== Segment start ==

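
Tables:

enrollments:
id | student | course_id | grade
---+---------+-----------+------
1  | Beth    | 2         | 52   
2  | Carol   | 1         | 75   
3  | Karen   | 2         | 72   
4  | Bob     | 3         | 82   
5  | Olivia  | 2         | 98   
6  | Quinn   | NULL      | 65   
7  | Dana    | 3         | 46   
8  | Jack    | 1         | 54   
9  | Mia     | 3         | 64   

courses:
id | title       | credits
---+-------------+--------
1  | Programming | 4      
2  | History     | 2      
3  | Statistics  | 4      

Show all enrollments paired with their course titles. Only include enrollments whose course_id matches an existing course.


INNER JOIN keeps only enrollments rows whose course_id matches an id in courses. Walk through each enrollment:
  - enrollment 1 (Beth): course_id=2 -> matches History
  - enrollment 2 (Carol): course_id=1 -> matches Programming
  - enrollment 3 (Karen): course_id=2 -> matches History
  - enrollment 4 (Bob): course_id=3 -> matches Statistics
  - enrollment 5 (Olivia): course_id=2 -> matches History
  - enrollment 6 (Quinn): course_id=NULL, no match -> dropped
  - enrollment 7 (Dana): course_id=3 -> matches Statistics
  - enrollment 8 (Jack): course_id=1 -> matches Programming
  - enrollment 9 (Mia): course_id=3 -> matches Statistics
So 1 of 9 rows is dropped.

SQL:
SELECT a.student, b.title AS course
FROM enrollments a
INNER JOIN courses b ON a.course_id = b.id

Result:
student | course     
--------+------------
Beth    | History    
Carol   | Programming
Karen   | History    
Bob     | Statistics 
Olivia  | History    
Dana    | Statistics 
Jack    | Programming
Mia     | Statistics 


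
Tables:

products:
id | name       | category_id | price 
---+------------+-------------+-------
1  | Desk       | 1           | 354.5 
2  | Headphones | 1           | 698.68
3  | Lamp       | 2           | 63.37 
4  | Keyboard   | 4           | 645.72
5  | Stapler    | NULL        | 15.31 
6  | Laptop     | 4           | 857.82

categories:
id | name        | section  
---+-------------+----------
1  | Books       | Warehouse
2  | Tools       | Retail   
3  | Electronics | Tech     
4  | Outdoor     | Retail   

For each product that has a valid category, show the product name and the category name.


INNER JOIN keeps only products rows whose category_id matches an id in categories. Walk through each product:
  - product 1 (Desk): category_id=1 -> matches Books
  - product 2 (Headphones): category_id=1 -> matches Books
  - product 3 (Lamp): category_id=2 -> matches Tools
  - product 4 (Keyboard): category_id=4 -> matches Outdoor
  - product 5 (Stapler): category_id=NULL, no match -> dropped
  - product 6 (Laptop): category_id=4 -> matches Outdoor
So 1 of 6 rows is dropped.

SQL:
SELECT a.name, b.name AS category
FROM products a
INNER JOIN categories b ON a.category_id = b.id

Result:
name       | category
-----------+---------
Desk       | Books   
Headphones | Books   
Lamp       | Tools   
Keyboard   | Outdoor 
Laptop     | Outdoor 


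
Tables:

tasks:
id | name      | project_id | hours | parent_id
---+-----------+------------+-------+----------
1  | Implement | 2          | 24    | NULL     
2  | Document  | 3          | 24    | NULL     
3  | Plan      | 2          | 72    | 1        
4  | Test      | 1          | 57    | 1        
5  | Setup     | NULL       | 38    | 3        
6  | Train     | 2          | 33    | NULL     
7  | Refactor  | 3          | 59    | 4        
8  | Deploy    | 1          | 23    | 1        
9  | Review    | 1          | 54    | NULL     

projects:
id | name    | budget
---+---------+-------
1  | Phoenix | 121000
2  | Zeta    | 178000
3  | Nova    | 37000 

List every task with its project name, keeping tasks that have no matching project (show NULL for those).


LEFT JOIN keeps every row from tasks (the left table); where project_id has no match in projects, the project columns become NULL. Walk through each task:
  - task 1 (Implement): project_id=2 -> matches Zeta
  - task 2 (Document): project_id=3 -> matches Nova
  - task 3 (Plan): project_id=2 -> matches Zeta
  - task 4 (Test): project_id=1 -> matches Phoenix
  - task 5 (Setup): project_id=NULL, no match -> kept with NULL
  - task 6 (Train): project_id=2 -> matches Zeta
  - task 7 (Refactor): project_id=3 -> matches Nova
  - task 8 (Deploy): project_id=1 -> matches Phoenix
  - task 9 (Review): project_id=1 -> matches Phoenix
All 9 rows appear; 1 has NULL project.

SQL:
SELECT a.name, b.name AS project
FROM tasks a
LEFT JOIN projects b ON a.project_id = b.id

Result:
name      | project
----------+--------
Implement | Zeta   
Document  | Nova   
Plan      | Zeta   
Test      | Phoenix
Setup     | NULL   
Train     | Zeta   
Refactor  | Nova   
Deploy    | Phoenix
Review    | Phoenix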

== Segment end ==

YOUR GOAL: Set down, word for word, every line from the line that holds "hours | parent_id" to the end of the entries above, including both ends.

ANSWER TO THE EXERCISE:
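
id | name      | project_id | hours | parent_id
---+-----------+------------+-------+----------
1  | Implement | 2          | 24    | NULL     
2  | Document  | 3          | 24    | NULL     
3  | Plan      | 2          | 72    | 1        
4  | Test      | 1          | 57    | 1        
5  | Setup     | NULL       | 38    | 3        
6  | Train     | 2          | 33    | NULL     
7  | Refactor  | 3          | 59    | 4        
8  | Deploy    | 1          | 23    | 1        
9  | Review    | 1          | 54    | NULL     

projects:
id | name    | budget
---+---------+-------
1  | Phoenix | 121000
2  | Zeta    | 178000
3  | Nova    | 37000 

List every task with its project name, keeping tasks that have no matching project (show NULL for those).


LEFT JOIN keeps every row from tasks (the left table); where project_id has no match in projects, the project columns become NULL. Walk through each task:
  - task 1 (Implement): project_id=2 -> matches Zeta
  - task 2 (Document): project_id=3 -> matches Nova
  - task 3 (Plan): project_id=2 -> matches Zeta
  - task 4 (Test): project_id=1 -> matches Phoenix
  - task 5 (Setup): project_id=NULL, no match -> kept with NULL
  - task 6 (Train): project_id=2 -> matches Zeta
  - task 7 (Refactor): project_id=3 -> matches Nova
  - task 8 (Deploy): project_id=1 -> matches Phoenix
  - task 9 (Review): project_id=1 -> matches Phoenix
All 9 rows appear; 1 has NULL project.

SQL:
SELECT a.name, b.name AS project
FROM tasks a
LEFT JOIN projects b ON a.project_id = b.id

Result:
name      | project
----------+--------
Implement | Zeta   
Document  | Nova   
Plan      | Zeta   
Test      | Phoenix
Setup     | NULL   
Train     | Zeta   
Refactor  | Nova   
Deploy    | Phoenix
Review    | Phoenix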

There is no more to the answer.